Give back the entries exactly, ending with the "sum 20: cells R1C1, R1C2, R1C3" line.

BEGIN Extracted information

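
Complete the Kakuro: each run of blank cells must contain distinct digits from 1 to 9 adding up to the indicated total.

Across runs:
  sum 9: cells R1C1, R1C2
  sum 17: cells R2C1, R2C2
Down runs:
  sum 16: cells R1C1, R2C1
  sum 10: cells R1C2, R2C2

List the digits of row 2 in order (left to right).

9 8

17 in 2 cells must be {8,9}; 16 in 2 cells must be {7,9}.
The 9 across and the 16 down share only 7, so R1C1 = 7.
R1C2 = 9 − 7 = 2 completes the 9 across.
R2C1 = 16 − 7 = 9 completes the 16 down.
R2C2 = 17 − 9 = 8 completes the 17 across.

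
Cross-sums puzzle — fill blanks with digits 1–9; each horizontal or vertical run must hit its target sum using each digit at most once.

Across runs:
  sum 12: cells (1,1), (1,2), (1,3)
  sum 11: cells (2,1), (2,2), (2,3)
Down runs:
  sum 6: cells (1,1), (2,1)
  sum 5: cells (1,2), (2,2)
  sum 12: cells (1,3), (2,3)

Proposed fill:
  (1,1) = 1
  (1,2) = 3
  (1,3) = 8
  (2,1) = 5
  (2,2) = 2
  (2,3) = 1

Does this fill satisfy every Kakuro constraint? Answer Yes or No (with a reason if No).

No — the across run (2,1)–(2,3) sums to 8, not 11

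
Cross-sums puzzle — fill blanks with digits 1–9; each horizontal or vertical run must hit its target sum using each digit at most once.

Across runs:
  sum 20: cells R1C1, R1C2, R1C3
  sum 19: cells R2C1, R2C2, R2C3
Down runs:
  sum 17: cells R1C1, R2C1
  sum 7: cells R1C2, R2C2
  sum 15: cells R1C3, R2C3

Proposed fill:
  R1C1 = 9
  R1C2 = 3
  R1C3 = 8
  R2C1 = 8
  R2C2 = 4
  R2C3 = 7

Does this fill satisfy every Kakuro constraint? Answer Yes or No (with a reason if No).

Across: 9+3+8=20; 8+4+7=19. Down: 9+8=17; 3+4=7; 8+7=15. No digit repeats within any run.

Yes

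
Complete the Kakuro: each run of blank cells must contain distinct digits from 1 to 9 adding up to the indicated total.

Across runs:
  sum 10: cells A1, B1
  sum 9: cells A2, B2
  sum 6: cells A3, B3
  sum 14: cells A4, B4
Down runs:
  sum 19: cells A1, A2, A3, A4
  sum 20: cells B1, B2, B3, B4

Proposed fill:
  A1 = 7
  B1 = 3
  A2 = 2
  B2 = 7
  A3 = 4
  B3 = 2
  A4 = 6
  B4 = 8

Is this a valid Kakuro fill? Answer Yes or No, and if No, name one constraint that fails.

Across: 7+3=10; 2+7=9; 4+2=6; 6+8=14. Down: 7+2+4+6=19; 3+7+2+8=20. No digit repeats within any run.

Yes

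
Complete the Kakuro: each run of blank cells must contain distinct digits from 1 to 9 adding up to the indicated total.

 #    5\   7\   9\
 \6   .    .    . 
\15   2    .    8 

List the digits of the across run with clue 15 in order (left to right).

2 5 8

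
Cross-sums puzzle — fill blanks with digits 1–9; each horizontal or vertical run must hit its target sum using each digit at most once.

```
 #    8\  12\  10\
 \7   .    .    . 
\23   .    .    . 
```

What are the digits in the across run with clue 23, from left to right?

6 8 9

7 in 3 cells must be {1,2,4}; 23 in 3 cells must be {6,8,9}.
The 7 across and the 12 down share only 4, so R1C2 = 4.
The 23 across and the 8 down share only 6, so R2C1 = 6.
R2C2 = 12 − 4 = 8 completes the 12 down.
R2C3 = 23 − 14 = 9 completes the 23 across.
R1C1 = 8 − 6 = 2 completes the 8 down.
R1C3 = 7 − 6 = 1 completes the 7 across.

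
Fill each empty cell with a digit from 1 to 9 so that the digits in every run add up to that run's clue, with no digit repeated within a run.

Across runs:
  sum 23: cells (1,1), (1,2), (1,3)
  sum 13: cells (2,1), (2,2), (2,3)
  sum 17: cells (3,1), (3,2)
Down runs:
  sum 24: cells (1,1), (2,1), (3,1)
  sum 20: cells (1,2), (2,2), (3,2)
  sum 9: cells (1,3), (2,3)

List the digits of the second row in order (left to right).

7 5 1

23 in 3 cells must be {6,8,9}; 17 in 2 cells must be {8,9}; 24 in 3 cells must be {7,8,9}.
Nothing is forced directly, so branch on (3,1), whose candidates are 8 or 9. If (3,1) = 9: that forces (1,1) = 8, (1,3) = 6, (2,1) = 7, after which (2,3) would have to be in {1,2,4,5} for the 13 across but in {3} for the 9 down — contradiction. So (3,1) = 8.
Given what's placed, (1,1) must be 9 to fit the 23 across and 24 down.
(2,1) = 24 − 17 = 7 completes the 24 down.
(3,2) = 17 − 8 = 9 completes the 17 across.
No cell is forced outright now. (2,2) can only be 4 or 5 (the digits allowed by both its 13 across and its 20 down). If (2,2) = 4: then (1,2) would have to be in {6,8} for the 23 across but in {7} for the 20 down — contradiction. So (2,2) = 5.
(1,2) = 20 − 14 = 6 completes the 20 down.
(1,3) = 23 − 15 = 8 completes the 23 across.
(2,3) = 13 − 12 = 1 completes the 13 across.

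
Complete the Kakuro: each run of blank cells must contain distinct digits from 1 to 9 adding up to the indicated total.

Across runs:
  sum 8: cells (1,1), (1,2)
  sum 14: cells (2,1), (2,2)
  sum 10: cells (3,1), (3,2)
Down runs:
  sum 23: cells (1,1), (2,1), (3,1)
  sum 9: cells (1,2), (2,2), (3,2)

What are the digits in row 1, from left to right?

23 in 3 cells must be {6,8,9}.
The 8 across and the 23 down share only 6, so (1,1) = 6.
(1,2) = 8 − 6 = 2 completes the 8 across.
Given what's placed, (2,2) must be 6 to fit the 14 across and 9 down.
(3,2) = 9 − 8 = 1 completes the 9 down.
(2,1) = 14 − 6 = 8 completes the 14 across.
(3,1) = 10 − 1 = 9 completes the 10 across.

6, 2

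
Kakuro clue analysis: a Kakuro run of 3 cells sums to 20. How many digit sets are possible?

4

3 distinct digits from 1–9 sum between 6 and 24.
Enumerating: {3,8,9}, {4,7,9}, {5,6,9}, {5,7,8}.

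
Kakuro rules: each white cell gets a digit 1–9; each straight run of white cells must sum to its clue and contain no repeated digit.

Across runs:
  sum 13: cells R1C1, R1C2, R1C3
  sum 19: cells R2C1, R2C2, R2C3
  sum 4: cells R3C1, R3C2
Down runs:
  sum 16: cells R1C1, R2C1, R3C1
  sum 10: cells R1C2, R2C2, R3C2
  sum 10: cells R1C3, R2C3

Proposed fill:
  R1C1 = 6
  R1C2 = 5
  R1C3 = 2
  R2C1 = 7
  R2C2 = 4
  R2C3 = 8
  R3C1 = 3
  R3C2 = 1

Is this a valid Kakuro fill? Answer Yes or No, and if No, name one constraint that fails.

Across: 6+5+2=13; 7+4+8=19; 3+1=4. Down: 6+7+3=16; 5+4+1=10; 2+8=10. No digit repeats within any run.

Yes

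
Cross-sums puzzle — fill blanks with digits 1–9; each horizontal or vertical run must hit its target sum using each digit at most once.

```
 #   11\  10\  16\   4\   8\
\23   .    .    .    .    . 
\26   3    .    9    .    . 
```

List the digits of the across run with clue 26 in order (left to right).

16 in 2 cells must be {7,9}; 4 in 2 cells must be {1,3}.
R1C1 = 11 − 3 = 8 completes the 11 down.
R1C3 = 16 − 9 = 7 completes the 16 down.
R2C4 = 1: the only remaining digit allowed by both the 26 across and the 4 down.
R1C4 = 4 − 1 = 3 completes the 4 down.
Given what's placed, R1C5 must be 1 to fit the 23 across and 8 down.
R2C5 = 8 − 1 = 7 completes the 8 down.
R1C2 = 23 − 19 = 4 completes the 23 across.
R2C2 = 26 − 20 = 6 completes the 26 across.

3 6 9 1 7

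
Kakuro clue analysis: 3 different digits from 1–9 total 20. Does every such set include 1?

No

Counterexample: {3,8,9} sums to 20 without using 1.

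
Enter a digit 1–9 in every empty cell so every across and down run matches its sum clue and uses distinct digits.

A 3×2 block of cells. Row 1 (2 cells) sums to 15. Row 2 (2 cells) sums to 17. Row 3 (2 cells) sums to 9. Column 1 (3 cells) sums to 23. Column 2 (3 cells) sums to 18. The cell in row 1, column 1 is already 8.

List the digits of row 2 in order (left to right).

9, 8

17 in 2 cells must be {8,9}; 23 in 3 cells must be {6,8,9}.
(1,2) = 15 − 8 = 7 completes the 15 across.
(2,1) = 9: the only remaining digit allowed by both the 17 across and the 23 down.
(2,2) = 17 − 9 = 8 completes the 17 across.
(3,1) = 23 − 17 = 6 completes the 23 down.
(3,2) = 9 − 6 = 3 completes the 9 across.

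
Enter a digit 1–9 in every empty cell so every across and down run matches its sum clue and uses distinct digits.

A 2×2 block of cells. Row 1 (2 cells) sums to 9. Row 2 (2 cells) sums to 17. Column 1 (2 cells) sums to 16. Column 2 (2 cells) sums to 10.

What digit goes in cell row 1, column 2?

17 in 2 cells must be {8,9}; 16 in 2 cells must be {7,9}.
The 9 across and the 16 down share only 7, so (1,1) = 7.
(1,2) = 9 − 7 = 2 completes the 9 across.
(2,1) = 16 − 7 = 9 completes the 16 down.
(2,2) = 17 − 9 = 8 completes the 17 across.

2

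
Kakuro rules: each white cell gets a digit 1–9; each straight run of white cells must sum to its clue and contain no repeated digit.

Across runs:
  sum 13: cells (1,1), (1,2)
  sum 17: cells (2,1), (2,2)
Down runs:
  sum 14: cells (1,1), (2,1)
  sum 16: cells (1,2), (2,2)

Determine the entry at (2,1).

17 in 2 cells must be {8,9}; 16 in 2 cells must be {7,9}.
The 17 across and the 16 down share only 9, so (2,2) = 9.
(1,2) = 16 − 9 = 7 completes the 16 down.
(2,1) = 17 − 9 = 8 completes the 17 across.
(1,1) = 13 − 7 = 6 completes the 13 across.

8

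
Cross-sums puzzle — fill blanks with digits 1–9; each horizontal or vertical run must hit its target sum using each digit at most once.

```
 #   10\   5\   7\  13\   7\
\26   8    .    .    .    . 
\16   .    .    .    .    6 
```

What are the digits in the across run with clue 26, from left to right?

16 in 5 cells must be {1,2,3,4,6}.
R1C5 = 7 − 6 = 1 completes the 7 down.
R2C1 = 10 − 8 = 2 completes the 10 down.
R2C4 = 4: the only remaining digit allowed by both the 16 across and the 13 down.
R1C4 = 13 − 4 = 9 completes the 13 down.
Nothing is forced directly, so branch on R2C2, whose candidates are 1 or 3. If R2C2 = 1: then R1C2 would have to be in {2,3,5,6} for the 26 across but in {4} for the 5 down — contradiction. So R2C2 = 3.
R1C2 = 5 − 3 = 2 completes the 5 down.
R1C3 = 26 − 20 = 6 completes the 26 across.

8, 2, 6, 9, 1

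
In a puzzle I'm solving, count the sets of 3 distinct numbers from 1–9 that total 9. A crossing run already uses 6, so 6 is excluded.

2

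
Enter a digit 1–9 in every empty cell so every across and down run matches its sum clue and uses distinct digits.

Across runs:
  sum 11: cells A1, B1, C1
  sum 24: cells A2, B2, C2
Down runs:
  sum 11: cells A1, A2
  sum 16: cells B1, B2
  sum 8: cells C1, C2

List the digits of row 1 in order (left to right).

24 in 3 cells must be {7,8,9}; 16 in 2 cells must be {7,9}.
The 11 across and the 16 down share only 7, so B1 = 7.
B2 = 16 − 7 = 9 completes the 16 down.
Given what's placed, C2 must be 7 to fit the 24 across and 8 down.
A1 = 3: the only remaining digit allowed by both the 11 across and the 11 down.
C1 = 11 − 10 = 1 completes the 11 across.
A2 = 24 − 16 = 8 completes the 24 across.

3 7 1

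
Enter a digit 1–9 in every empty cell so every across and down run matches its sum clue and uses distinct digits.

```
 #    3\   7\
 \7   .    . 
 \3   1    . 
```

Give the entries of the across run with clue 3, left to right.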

END Extracted information

Written reply
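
Complete the Kakuro: each run of blank cells must contain distinct digits from 1 to 9 adding up to the indicated total.

Across runs:
  sum 9: cells R1C1, R1C2
  sum 17: cells R2C1, R2C2
Down runs:
  sum 16: cells R1C1, R2C1
  sum 10: cells R1C2, R2C2

List the digits of row 2 in order (left to right).

9 8

17 in 2 cells must be {8,9}; 16 in 2 cells must be {7,9}.
The 9 across and the 16 down share only 7, so R1C1 = 7.
R1C2 = 9 − 7 = 2 completes the 9 across.
R2C1 = 16 − 7 = 9 completes the 16 down.
R2C2 = 17 − 9 = 8 completes the 17 across.

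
Cross-sums puzzle — fill blanks with digits 1–9; each horizontal or vertical run must hit its target sum using each digit at most once.

Across runs:
  sum 12: cells (1,1), (1,2), (1,3)
  sum 11: cells (2,1), (2,2), (2,3)
Down runs:
  sum 6: cells (1,1), (2,1)
  sum 5: cells (1,2), (2,2)
  sum 12: cells (1,3), (2,3)

Proposed fill:
  (1,1) = 1
  (1,2) = 3
  (1,3) = 8
  (2,1) = 5
  (2,2) = 2
  (2,3) = 1

Does this fill satisfy every Kakuro constraint? Answer Yes or No (with a reason if No).

No — the across run (2,1)–(2,3) sums to 8, not 11

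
Cross-sums puzzle — fill blanks with digits 1–9; each horizontal or vertical run must hit its target sum using each digit at most once.

Across runs:
  sum 20: cells R1C1, R1C2, R1C3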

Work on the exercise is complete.